**Work order:**
Could you print every record below exactly as it appears?
*** Opening Material provided ***
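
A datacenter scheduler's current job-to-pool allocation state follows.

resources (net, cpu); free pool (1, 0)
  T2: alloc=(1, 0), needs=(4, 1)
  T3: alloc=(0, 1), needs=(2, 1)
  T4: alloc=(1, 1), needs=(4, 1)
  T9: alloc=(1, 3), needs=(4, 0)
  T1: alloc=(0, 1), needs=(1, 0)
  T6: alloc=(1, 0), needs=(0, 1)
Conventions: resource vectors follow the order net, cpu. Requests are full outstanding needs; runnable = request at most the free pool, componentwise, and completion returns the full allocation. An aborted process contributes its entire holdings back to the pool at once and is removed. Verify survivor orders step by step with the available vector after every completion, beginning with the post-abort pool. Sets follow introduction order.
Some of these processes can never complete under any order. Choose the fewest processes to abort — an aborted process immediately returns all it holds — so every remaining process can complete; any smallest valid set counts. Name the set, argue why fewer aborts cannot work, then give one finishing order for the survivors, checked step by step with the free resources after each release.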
*** Closing Material provided ***
**Exercise response:**
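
A datacenter scheduler's current job-to-pool allocation state follows.

resources (net, cpu); free pool (1, 0)
  T2: alloc=(1, 0), needs=(4, 1)
  T3: alloc=(0, 1), needs=(2, 1)
  T4: alloc=(1, 1), needs=(4, 1)
  T9: alloc=(1, 3), needs=(4, 0)
  T1: alloc=(0, 1), needs=(1, 0)
  T6: alloc=(1, 0), needs=(0, 1)
Conventions: resource vectors follow the order net, cpu. Requests are full outstanding needs; runnable = request at most the free pool, componentwise, and completion returns the full allocation. An aborted process contributes its entire holdings back to the pool at once and is removed. Verify survivor orders step by step with the available vector after every completion, beginning with the post-abort pool. Sets follow introduction order.
Some of these processes can never complete under any order. Choose the fewest processes to abort — an aborted process immediately returns all it holds — so every remaining process can complete; any smallest valid set counts. Name the set, argue why fewer aborts cannot work, then give one finishing order for the survivors, checked step by step with the free resources after each release.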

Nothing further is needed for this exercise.